— Data listing —
★ ★ ★ ★
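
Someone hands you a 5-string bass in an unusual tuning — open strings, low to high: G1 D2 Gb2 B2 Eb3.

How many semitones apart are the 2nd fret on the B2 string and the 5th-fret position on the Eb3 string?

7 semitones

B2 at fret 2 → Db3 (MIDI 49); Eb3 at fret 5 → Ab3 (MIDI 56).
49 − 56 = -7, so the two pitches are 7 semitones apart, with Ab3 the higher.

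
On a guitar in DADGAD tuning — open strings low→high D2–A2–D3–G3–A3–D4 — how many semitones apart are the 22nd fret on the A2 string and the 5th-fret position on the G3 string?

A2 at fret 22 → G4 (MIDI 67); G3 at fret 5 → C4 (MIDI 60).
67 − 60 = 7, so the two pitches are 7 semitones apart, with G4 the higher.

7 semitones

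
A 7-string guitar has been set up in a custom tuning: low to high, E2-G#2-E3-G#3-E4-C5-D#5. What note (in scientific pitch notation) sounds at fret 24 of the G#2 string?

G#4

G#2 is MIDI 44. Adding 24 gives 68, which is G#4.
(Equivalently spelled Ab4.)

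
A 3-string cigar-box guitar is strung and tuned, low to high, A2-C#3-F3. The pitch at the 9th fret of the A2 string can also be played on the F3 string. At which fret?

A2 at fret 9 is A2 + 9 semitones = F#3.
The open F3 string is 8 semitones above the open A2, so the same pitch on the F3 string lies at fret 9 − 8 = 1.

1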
★ ★ ★ ★
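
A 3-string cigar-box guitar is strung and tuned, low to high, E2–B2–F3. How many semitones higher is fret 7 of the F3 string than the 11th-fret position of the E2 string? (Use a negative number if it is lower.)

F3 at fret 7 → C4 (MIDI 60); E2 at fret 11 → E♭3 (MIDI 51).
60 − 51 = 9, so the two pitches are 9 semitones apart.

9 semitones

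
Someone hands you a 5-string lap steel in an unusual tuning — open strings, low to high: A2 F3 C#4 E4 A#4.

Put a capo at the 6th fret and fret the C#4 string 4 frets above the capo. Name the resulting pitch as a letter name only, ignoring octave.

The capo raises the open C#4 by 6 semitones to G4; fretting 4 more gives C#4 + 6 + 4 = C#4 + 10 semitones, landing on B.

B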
★ ★ ★ ★
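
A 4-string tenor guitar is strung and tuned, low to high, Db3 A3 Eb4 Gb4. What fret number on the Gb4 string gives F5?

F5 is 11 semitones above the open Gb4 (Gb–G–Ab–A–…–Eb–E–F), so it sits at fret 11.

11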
★ ★ ★ ★
— Required work —
Check the entries above for the word "Someone" and copy every line where it turns up.

— Result for this exercise —
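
Someone hands you a 5-string bass in an unusual tuning — open strings, low to high: G1 D2 Gb2 B2 Eb3.
Someone hands you a 5-string lap steel in an unusual tuning — open strings, low to high: A2 F3 C#4 E4 A#4.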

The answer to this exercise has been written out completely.